* [WHAT TO DO]
From top to bottom, restate the entries below word for word.

* [EXERCISE DATA]
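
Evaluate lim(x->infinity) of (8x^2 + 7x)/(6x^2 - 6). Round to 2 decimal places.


For limits at infinity with equal-degree polynomials,
we compare leading coefficients.
Numerator leading term: 8x^2
Denominator leading term: 6x^2
Divide both by x^2:
lim = (8 + 7/x) / (6 - 6/x^2)
As x -> infinity, the 1/x and 1/x^2 terms vanish:
= 8/6 = 4/3 ≈ 1.33

1.33


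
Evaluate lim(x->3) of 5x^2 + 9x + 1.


Since polynomials are continuous, we use direct substitution.
lim(x->3) of 5x^2 + 9x + 1
= 5 * 3^2 + 9 * 3 + 1
= 45 + 27 + 1
= 73

73


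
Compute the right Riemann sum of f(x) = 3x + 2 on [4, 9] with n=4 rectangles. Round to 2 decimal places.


Right Riemann sum uses right endpoints of each subinterval.
Interval: [4, 9], n = 4
dx = (9 - 4) / 4 = 5/4
Right endpoints: [21/4, 13/2, 31/4, 9]
f values: [71/4, 43/2, 101/4, 29]
Sum = dx * (sum of f values)
= 5/4 * 187/2
= 935/8 ≈ 116.88

116.88


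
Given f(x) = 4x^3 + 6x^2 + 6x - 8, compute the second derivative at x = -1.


First derivative:
f'(x) = 12x^2 + 12x + 6
Second derivative:
f''(x) = 24x + 12
Substitute x = -1:
f''(-1) = 24 * (-1) + 12
= -24 + 12
= -12

-12


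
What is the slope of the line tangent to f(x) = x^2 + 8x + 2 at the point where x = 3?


The slope of the tangent line equals f'(x) at the point.
f(x) = x^2 + 8x + 2
f'(x) = 2x + 8
At x = 3:
f'(3) = 2 * 3 + 8
= 6 + 8
= 14

14


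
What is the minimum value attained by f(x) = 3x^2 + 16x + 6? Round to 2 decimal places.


For a quadratic f(x) = ax^2 + bx + c with a > 0, the minimum is at the vertex.
Vertex x-coordinate: x = -b/(2a)
x = -(16) / (2 * 3)
x = -16/6 = -8/3
Substitute back to find the minimum value:
f(-8/3) = 3 * (-8/3)^2 + 16 * (-8/3) + 6
= 64/3 - 128/3 + 6
= -46/3 ≈ -15.33

-15.33


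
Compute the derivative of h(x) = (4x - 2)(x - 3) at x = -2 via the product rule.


Let u(x) = 4x - 2 and v(x) = x - 3
u'(x) = 4
v'(x) = 1
Product rule: h'(x) = u'(x)*v(x) + u(x)*v'(x)
= 4 * (x - 3) + (4x - 2) * 1
At x = -2:
u(-2) = 4 * (-2) - 2 = -10
v(-2) = 1 * (-2) - 3 = -5
h'(-2) = 4 * (-5) + (-10) * 1
= -20 - 10
= -30

-30


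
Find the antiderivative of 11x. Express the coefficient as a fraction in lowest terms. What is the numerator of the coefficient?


Apply the power rule for integration:
integral of ax^n dx = a/(n+1) * x^(n+1) + C
integral of 11x dx
= 11/2 * x^2 + C
The coefficient in lowest terms is 11/2, and its numerator is 11

11


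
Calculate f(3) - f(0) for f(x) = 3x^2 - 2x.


Net change = f(b) - f(a)
f(x) = 3x^2 - 2x
Compute f(3):
f(3) = 3 * 3^2 - 2 * 3 + 0
= 27 - 6 + 0
= 21
Compute f(0):
f(0) = 3 * 0^2 - 2 * 0 + 0
= 0 + 0 + 0
= 0
Net change = 21 - 0 = 21

21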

* [RESPONSE TO THIS TASK]
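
Evaluate lim(x->infinity) of (8x^2 + 7x)/(6x^2 - 6). Round to 2 decimal places.


For limits at infinity with equal-degree polynomials,
we compare leading coefficients.
Numerator leading term: 8x^2
Denominator leading term: 6x^2
Divide both by x^2:
lim = (8 + 7/x) / (6 - 6/x^2)
As x -> infinity, the 1/x and 1/x^2 terms vanish:
= 8/6 = 4/3 ≈ 1.33

1.33


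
Evaluate lim(x->3) of 5x^2 + 9x + 1.


Since polynomials are continuous, we use direct substitution.
lim(x->3) of 5x^2 + 9x + 1
= 5 * 3^2 + 9 * 3 + 1
= 45 + 27 + 1
= 73

73


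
Compute the right Riemann sum of f(x) = 3x + 2 on [4, 9] with n=4 rectangles. Round to 2 decimal places.


Right Riemann sum uses right endpoints of each subinterval.
Interval: [4, 9], n = 4
dx = (9 - 4) / 4 = 5/4
Right endpoints: [21/4, 13/2, 31/4, 9]
f values: [71/4, 43/2, 101/4, 29]
Sum = dx * (sum of f values)
= 5/4 * 187/2
= 935/8 ≈ 116.88

116.88


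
Given f(x) = 4x^3 + 6x^2 + 6x - 8, compute the second derivative at x = -1.


First derivative:
f'(x) = 12x^2 + 12x + 6
Second derivative:
f''(x) = 24x + 12
Substitute x = -1:
f''(-1) = 24 * (-1) + 12
= -24 + 12
= -12

-12


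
What is the slope of the line tangent to f(x) = x^2 + 8x + 2 at the point where x = 3?


The slope of the tangent line equals f'(x) at the point.
f(x) = x^2 + 8x + 2
f'(x) = 2x + 8
At x = 3:
f'(3) = 2 * 3 + 8
= 6 + 8
= 14

14


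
What is the minimum value attained by f(x) = 3x^2 + 16x + 6? Round to 2 decimal places.


For a quadratic f(x) = ax^2 + bx + c with a > 0, the minimum is at the vertex.
Vertex x-coordinate: x = -b/(2a)
x = -(16) / (2 * 3)
x = -16/6 = -8/3
Substitute back to find the minimum value:
f(-8/3) = 3 * (-8/3)^2 + 16 * (-8/3) + 6
= 64/3 - 128/3 + 6
= -46/3 ≈ -15.33

-15.33


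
Compute the derivative of h(x) = (4x - 2)(x - 3) at x = -2 via the product rule.


Let u(x) = 4x - 2 and v(x) = x - 3
u'(x) = 4
v'(x) = 1
Product rule: h'(x) = u'(x)*v(x) + u(x)*v'(x)
= 4 * (x - 3) + (4x - 2) * 1
At x = -2:
u(-2) = 4 * (-2) - 2 = -10
v(-2) = 1 * (-2) - 3 = -5
h'(-2) = 4 * (-5) + (-10) * 1
= -20 - 10
= -30

-30


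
Find the antiderivative of 11x. Express the coefficient as a fraction in lowest terms. What is the numerator of the coefficient?


Apply the power rule for integration:
integral of ax^n dx = a/(n+1) * x^(n+1) + C
integral of 11x dx
= 11/2 * x^2 + C
The coefficient in lowest terms is 11/2, and its numerator is 11

11


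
Calculate f(3) - f(0) for f(x) = 3x^2 - 2x.


Net change = f(b) - f(a)
f(x) = 3x^2 - 2x
Compute f(3):
f(3) = 3 * 3^2 - 2 * 3 + 0
= 27 - 6 + 0
= 21
Compute f(0):
f(0) = 3 * 0^2 - 2 * 0 + 0
= 0 + 0 + 0
= 0
Net change = 21 - 0 = 21

21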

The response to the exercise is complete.